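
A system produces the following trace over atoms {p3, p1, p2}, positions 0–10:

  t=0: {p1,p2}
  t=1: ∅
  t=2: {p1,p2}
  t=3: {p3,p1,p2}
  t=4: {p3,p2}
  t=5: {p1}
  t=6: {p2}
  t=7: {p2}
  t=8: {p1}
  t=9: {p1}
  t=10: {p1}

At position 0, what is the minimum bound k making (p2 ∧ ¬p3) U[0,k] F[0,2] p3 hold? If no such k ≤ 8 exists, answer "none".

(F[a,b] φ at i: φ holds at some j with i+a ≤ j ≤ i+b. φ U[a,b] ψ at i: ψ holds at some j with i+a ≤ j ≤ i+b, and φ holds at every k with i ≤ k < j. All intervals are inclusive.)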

-*-*-

#### WORK ORDER:
All of the entries above need to be reproduced exactly.

#### EXERCISE OUTPUT:
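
A system produces the following trace over atoms {p3, p1, p2}, positions 0–10:

  t=0: {p1,p2}
  t=1: ∅
  t=2: {p1,p2}
  t=3: {p3,p1,p2}
  t=4: {p3,p2}
  t=5: {p1}
  t=6: {p2}
  t=7: {p2}
  t=8: {p1}
  t=9: {p1}
  t=10: {p1}

At position 0, what is the minimum bound k making (p2 ∧ ¬p3) U[0,k] F[0,2] p3 hold? If no such k ≤ 8 exists, answer "none".

(F[a,b] φ at i: φ holds at some j with i+a ≤ j ≤ i+b. φ U[a,b] ψ at i: ψ holds at some j with i+a ≤ j ≤ i+b, and φ holds at every k with i ≤ k < j. All intervals are inclusive.)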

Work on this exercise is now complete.